*** Opening of EXERCISE MATERIALS ***

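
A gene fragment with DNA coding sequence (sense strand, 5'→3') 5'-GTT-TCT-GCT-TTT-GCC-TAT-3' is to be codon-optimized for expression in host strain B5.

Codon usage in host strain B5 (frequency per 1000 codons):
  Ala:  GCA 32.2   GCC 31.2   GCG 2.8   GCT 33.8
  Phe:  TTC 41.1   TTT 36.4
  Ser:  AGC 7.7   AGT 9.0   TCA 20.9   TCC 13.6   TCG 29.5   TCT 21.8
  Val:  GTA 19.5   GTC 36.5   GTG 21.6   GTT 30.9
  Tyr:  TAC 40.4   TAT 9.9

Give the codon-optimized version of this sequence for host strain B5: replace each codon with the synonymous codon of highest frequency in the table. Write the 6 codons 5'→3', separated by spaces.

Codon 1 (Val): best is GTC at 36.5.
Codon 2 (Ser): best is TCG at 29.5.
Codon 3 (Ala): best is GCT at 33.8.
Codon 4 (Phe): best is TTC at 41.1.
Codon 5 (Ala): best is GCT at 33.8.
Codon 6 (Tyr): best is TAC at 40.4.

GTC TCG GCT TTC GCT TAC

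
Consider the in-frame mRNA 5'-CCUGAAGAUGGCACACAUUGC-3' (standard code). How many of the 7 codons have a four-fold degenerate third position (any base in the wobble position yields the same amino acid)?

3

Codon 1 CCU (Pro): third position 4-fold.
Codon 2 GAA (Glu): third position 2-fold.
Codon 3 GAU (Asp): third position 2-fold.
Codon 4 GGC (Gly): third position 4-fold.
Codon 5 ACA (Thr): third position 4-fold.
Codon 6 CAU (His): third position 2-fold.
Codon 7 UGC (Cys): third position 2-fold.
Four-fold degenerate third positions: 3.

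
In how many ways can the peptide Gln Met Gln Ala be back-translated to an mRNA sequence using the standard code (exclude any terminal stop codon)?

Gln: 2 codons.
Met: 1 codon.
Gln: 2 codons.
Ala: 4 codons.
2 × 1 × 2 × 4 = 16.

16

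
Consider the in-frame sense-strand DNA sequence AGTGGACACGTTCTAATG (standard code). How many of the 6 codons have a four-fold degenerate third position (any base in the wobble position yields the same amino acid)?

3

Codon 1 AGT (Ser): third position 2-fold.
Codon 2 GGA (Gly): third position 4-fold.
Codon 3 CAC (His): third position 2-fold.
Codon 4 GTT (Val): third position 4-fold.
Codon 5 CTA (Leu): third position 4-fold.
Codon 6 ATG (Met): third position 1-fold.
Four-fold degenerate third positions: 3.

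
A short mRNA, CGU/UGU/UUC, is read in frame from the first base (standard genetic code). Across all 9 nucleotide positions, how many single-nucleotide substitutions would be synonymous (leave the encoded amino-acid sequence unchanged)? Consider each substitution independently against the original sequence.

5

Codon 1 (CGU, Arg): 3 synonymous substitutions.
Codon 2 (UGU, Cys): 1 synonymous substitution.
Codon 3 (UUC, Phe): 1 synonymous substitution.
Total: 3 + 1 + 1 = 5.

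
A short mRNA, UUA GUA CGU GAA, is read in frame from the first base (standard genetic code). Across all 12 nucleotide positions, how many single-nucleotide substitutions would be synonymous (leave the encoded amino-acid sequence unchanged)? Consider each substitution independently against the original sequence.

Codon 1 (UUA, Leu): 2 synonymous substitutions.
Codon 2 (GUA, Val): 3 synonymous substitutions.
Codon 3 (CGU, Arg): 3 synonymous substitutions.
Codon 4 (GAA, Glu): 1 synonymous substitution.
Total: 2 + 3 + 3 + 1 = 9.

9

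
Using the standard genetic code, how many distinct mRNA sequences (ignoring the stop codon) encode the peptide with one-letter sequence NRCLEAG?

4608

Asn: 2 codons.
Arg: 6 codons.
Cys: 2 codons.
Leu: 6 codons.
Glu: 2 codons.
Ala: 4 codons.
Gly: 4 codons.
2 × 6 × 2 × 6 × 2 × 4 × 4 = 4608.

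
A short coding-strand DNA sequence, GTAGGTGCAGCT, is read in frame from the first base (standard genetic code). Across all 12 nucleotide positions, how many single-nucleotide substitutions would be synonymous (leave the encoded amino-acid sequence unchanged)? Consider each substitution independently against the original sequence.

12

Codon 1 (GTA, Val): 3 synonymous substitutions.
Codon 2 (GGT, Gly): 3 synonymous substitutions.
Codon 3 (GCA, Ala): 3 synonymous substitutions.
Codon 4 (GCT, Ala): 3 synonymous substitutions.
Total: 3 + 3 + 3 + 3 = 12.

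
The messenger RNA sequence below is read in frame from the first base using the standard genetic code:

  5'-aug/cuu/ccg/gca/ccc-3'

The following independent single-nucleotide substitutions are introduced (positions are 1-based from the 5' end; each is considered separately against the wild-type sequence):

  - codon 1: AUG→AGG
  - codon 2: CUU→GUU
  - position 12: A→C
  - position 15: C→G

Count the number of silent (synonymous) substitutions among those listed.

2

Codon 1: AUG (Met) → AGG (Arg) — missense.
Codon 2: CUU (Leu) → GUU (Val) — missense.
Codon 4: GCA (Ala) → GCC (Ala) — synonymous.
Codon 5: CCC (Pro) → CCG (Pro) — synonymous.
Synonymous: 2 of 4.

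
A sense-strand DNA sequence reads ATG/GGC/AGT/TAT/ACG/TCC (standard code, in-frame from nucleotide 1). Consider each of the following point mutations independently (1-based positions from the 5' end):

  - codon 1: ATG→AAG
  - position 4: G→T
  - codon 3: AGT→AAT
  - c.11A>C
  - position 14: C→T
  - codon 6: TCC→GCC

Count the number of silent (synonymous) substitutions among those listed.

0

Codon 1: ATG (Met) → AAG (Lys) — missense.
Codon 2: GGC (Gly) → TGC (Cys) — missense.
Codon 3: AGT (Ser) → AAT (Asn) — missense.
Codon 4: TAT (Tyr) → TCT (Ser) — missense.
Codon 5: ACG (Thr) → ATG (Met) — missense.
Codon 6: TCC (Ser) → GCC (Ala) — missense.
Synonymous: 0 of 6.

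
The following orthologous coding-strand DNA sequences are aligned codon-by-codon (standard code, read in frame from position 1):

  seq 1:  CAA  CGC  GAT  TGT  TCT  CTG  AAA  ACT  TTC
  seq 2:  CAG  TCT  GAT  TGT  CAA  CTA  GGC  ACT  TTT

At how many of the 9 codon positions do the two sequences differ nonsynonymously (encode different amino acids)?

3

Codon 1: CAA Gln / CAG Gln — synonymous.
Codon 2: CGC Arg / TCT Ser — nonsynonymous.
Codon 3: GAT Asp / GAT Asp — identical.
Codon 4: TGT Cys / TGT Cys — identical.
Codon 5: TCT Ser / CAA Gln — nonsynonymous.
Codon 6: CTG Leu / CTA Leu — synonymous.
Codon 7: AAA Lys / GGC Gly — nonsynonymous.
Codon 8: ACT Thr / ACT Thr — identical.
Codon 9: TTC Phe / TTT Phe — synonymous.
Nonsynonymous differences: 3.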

*** Close of EXERCISE MATERIALS ***

• **EXERCISE DESCRIPTION**: Give back the whole of the data above, exactly as written.

• **RESPONSE TO THE TASK**:
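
A gene fragment with DNA coding sequence (sense strand, 5'→3') 5'-GTT-TCT-GCT-TTT-GCC-TAT-3' is to be codon-optimized for expression in host strain B5.

Codon usage in host strain B5 (frequency per 1000 codons):
  Ala:  GCA 32.2   GCC 31.2   GCG 2.8   GCT 33.8
  Phe:  TTC 41.1   TTT 36.4
  Ser:  AGC 7.7   AGT 9.0   TCA 20.9   TCC 13.6   TCG 29.5   TCT 21.8
  Val:  GTA 19.5   GTC 36.5   GTG 21.6   GTT 30.9
  Tyr:  TAC 40.4   TAT 9.9

Give the codon-optimized version of this sequence for host strain B5: replace each codon with the synonymous codon of highest frequency in the table. Write the 6 codons 5'→3', separated by spaces.

Codon 1 (Val): best is GTC at 36.5.
Codon 2 (Ser): best is TCG at 29.5.
Codon 3 (Ala): best is GCT at 33.8.
Codon 4 (Phe): best is TTC at 41.1.
Codon 5 (Ala): best is GCT at 33.8.
Codon 6 (Tyr): best is TAC at 40.4.

GTC TCG GCT TTC GCT TAC

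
Consider the in-frame mRNA 5'-CCUGAAGAUGGCACACAUUGC-3' (standard code). How many of the 7 codons have a four-fold degenerate third position (any base in the wobble position yields the same amino acid)?

3

Codon 1 CCU (Pro): third position 4-fold.
Codon 2 GAA (Glu): third position 2-fold.
Codon 3 GAU (Asp): third position 2-fold.
Codon 4 GGC (Gly): third position 4-fold.
Codon 5 ACA (Thr): third position 4-fold.
Codon 6 CAU (His): third position 2-fold.
Codon 7 UGC (Cys): third position 2-fold.
Four-fold degenerate third positions: 3.

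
In how many ways can the peptide Gln Met Gln Ala be back-translated to an mRNA sequence using the standard code (exclude any terminal stop codon)?

Gln: 2 codons.
Met: 1 codon.
Gln: 2 codons.
Ala: 4 codons.
2 × 1 × 2 × 4 = 16.

16

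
Consider the in-frame sense-strand DNA sequence AGTGGACACGTTCTAATG (standard code). How many of the 6 codons have a four-fold degenerate third position (any base in the wobble position yields the same amino acid)?

3

Codon 1 AGT (Ser): third position 2-fold.
Codon 2 GGA (Gly): third position 4-fold.
Codon 3 CAC (His): third position 2-fold.
Codon 4 GTT (Val): third position 4-fold.
Codon 5 CTA (Leu): third position 4-fold.
Codon 6 ATG (Met): third position 1-fold.
Four-fold degenerate third positions: 3.

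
A short mRNA, CGU/UGU/UUC, is read in frame from the first base (standard genetic code). Across all 9 nucleotide positions, how many single-nucleotide substitutions would be synonymous (leave the encoded amino-acid sequence unchanged)? Consider each substitution independently against the original sequence.

5

Codon 1 (CGU, Arg): 3 synonymous substitutions.
Codon 2 (UGU, Cys): 1 synonymous substitution.
Codon 3 (UUC, Phe): 1 synonymous substitution.
Total: 3 + 1 + 1 = 5.

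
A short mRNA, UUA GUA CGU GAA, is read in frame from the first base (standard genetic code). Across all 12 nucleotide positions, how many single-nucleotide substitutions would be synonymous (leave the encoded amino-acid sequence unchanged)? Consider each substitution independently against the original sequence.

Codon 1 (UUA, Leu): 2 synonymous substitutions.
Codon 2 (GUA, Val): 3 synonymous substitutions.
Codon 3 (CGU, Arg): 3 synonymous substitutions.
Codon 4 (GAA, Glu): 1 synonymous substitution.
Total: 2 + 3 + 3 + 1 = 9.

9

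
Using the standard genetic code, how many distinct mRNA sequences (ignoring the stop codon) encode the peptide with one-letter sequence NRCLEAG?

4608

Asn: 2 codons.
Arg: 6 codons.
Cys: 2 codons.
Leu: 6 codons.
Glu: 2 codons.
Ala: 4 codons.
Gly: 4 codons.
2 × 6 × 2 × 6 × 2 × 4 × 4 = 4608.

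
A short coding-strand DNA sequence, GTAGGTGCAGCT, is read in frame from the first base (standard genetic code). Across all 12 nucleotide positions, how many single-nucleotide substitutions would be synonymous (leave the encoded amino-acid sequence unchanged)? Consider each substitution independently against the original sequence.

12

Codon 1 (GTA, Val): 3 synonymous substitutions.
Codon 2 (GGT, Gly): 3 synonymous substitutions.
Codon 3 (GCA, Ala): 3 synonymous substitutions.
Codon 4 (GCT, Ala): 3 synonymous substitutions.
Total: 3 + 3 + 3 + 3 = 12.

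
The messenger RNA sequence below is read in frame from the first base using the standard genetic code:

  5'-aug/cuu/ccg/gca/ccc-3'

The following independent single-nucleotide substitutions are introduced (positions are 1-based from the 5' end; each is considered separately against the wild-type sequence):

  - codon 1: AUG→AGG
  - codon 2: CUU→GUU
  - position 12: A→C
  - position 15: C→G

Count the number of silent (synonymous) substitutions among those listed.

2

Codon 1: AUG (Met) → AGG (Arg) — missense.
Codon 2: CUU (Leu) → GUU (Val) — missense.
Codon 4: GCA (Ala) → GCC (Ala) — synonymous.
Codon 5: CCC (Pro) → CCG (Pro) — synonymous.
Synonymous: 2 of 4.

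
A sense-strand DNA sequence reads ATG/GGC/AGT/TAT/ACG/TCC (standard code, in-frame from nucleotide 1). Consider each of the following point mutations independently (1-based positions from the 5' end):

  - codon 1: ATG→AAG
  - position 4: G→T
  - codon 3: AGT→AAT
  - c.11A>C
  - position 14: C→T
  - codon 6: TCC→GCC

Count the number of silent (synonymous) substitutions among those listed.

0

Codon 1: ATG (Met) → AAG (Lys) — missense.
Codon 2: GGC (Gly) → TGC (Cys) — missense.
Codon 3: AGT (Ser) → AAT (Asn) — missense.
Codon 4: TAT (Tyr) → TCT (Ser) — missense.
Codon 5: ACG (Thr) → ATG (Met) — missense.
Codon 6: TCC (Ser) → GCC (Ala) — missense.
Synonymous: 0 of 6.

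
The following orthologous coding-strand DNA sequences are aligned codon-by-codon (standard code, read in frame from position 1):

  seq 1:  CAA  CGC  GAT  TGT  TCT  CTG  AAA  ACT  TTC
  seq 2:  CAG  TCT  GAT  TGT  CAA  CTA  GGC  ACT  TTT

At how many of the 9 codon positions do the two sequences differ nonsynonymously (encode different amino acids)?

3

Codon 1: CAA Gln / CAG Gln — synonymous.
Codon 2: CGC Arg / TCT Ser — nonsynonymous.
Codon 3: GAT Asp / GAT Asp — identical.
Codon 4: TGT Cys / TGT Cys — identical.
Codon 5: TCT Ser / CAA Gln — nonsynonymous.
Codon 6: CTG Leu / CTA Leu — synonymous.
Codon 7: AAA Lys / GGC Gly — nonsynonymous.
Codon 8: ACT Thr / ACT Thr — identical.
Codon 9: TTC Phe / TTT Phe — synonymous.
Nonsynonymous differences: 3.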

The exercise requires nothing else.